#### [ASSIGNMENT]
Each line below is to be written out in full, exactly as shown.

#### [EXCERPTED RECORDS]
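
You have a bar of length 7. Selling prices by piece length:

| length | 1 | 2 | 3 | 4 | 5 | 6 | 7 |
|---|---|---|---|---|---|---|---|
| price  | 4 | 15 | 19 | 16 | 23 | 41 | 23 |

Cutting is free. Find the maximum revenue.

49

Build R[k] bottom-up: R[k] = max over allowed piece i of (p[i] + R[k−i]).
R[1] = 4
R[2] = 15
R[3] = 19  (first piece 1, then R[2]=15)
R[4] = 30  (first piece 2, then R[2]=15)
R[5] = 34  (first piece 1, then R[4]=30)
R[6] = 45  (first piece 2, then R[4]=30)
R[7] = 49  (first piece 1, then R[6]=45)
One optimal cutting: 2 + 2 + 2 + 1 → $15 + $15 + $15 + $4 = $49.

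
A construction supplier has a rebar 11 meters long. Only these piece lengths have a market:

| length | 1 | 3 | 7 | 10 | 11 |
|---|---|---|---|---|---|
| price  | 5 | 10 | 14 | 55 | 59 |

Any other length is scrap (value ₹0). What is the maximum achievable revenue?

60

Consider every possible first cut. best[k] is the best of p[i]+best[k−i] over all sellable i≤k.
best[1] = 5
best[2] = 10  (first piece 1, then best[1]=5)
best[3] = 15  (first piece 1, then best[2]=10)
best[4] = 20  (first piece 1, then best[3]=15)
best[5] = 25  (first piece 1, then best[4]=20)
best[6] = 30  (first piece 1, then best[5]=25)
best[7] = 35  (first piece 1, then best[6]=30)
best[8] = 40  (first piece 1, then best[7]=35)
best[9] = 45  (first piece 1, then best[8]=40)
best[10] = 55
best[11] = 60  (first piece 1, then best[10]=55)
One optimal cutting: 10 + 1 → ₹60.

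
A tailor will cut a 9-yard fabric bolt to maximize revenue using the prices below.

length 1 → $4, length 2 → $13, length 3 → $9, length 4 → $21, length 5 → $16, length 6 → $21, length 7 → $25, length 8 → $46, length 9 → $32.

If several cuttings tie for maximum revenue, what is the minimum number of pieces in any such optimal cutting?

Consider every possible first cut. r[k] is the best of p[i]+r[k−i] over all sellable i≤k.
r[1] = 4
r[2] = max(4+4, 13+0) = 13
r[3] = max(4+13, 13+4, 9+0) = 17
r[4] = max(4+17, 13+13, 9+4, 21+0) = 26
r[5] = max(4+26, 13+17, 9+13, 21+4, 16+0) = 30
r[6] = max(4+30, 13+26, 9+17, 21+13, 16+4, 21+0) = 39
r[7] = max(4+39, 13+30, 9+26, …, 21+4, 25+0) = 43
r[8] = max(4+43, 13+39, 9+30, …, 25+4, 46+0) = 52
r[9] = max(4+52, 13+43, 9+39, …, 46+4, 32+0) = 56
Maximum revenue is $56.
Now minimize piece count subject to staying optimal: for each k, pieces[k] = 1 + min over i with p[i]+r[k−i]=r[k] of pieces[k−i].
pieces[6] = 3
pieces[7] = 4
pieces[8] = 4
pieces[9] = 5

5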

#### [SOLUTION TO THIS EXERCISE]
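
You have a bar of length 7. Selling prices by piece length:

| length | 1 | 2 | 3 | 4 | 5 | 6 | 7 |
|---|---|---|---|---|---|---|---|
| price  | 4 | 15 | 19 | 16 | 23 | 41 | 23 |

Cutting is free. Find the maximum revenue.

49

Build R[k] bottom-up: R[k] = max over allowed piece i of (p[i] + R[k−i]).
R[1] = 4
R[2] = 15
R[3] = 19  (first piece 1, then R[2]=15)
R[4] = 30  (first piece 2, then R[2]=15)
R[5] = 34  (first piece 1, then R[4]=30)
R[6] = 45  (first piece 2, then R[4]=30)
R[7] = 49  (first piece 1, then R[6]=45)
One optimal cutting: 2 + 2 + 2 + 1 → $15 + $15 + $15 + $4 = $49.

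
A construction supplier has a rebar 11 meters long. Only these piece lengths have a market:

| length | 1 | 3 | 7 | 10 | 11 |
|---|---|---|---|---|---|
| price  | 5 | 10 | 14 | 55 | 59 |

Any other length is scrap (value ₹0). What is the maximum achievable revenue?

60

Consider every possible first cut. best[k] is the best of p[i]+best[k−i] over all sellable i≤k.
best[1] = 5
best[2] = 10  (first piece 1, then best[1]=5)
best[3] = 15  (first piece 1, then best[2]=10)
best[4] = 20  (first piece 1, then best[3]=15)
best[5] = 25  (first piece 1, then best[4]=20)
best[6] = 30  (first piece 1, then best[5]=25)
best[7] = 35  (first piece 1, then best[6]=30)
best[8] = 40  (first piece 1, then best[7]=35)
best[9] = 45  (first piece 1, then best[8]=40)
best[10] = 55
best[11] = 60  (first piece 1, then best[10]=55)
One optimal cutting: 10 + 1 → ₹60.

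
A tailor will cut a 9-yard fabric bolt to maximize revenue using the prices below.

length 1 → $4, length 2 → $13, length 3 → $9, length 4 → $21, length 5 → $16, length 6 → $21, length 7 → $25, length 8 → $46, length 9 → $32.

If several cuttings tie for maximum revenue, what is the minimum number of pieces in any such optimal cutting?

Consider every possible first cut. r[k] is the best of p[i]+r[k−i] over all sellable i≤k.
r[1] = 4
r[2] = max(4+4, 13+0) = 13
r[3] = max(4+13, 13+4, 9+0) = 17
r[4] = max(4+17, 13+13, 9+4, 21+0) = 26
r[5] = max(4+26, 13+17, 9+13, 21+4, 16+0) = 30
r[6] = max(4+30, 13+26, 9+17, 21+13, 16+4, 21+0) = 39
r[7] = max(4+39, 13+30, 9+26, …, 21+4, 25+0) = 43
r[8] = max(4+43, 13+39, 9+30, …, 25+4, 46+0) = 52
r[9] = max(4+52, 13+43, 9+39, …, 46+4, 32+0) = 56
Maximum revenue is $56.
Now minimize piece count subject to staying optimal: for each k, pieces[k] = 1 + min over i with p[i]+r[k−i]=r[k] of pieces[k−i].
pieces[6] = 3
pieces[7] = 4
pieces[8] = 4
pieces[9] = 5

5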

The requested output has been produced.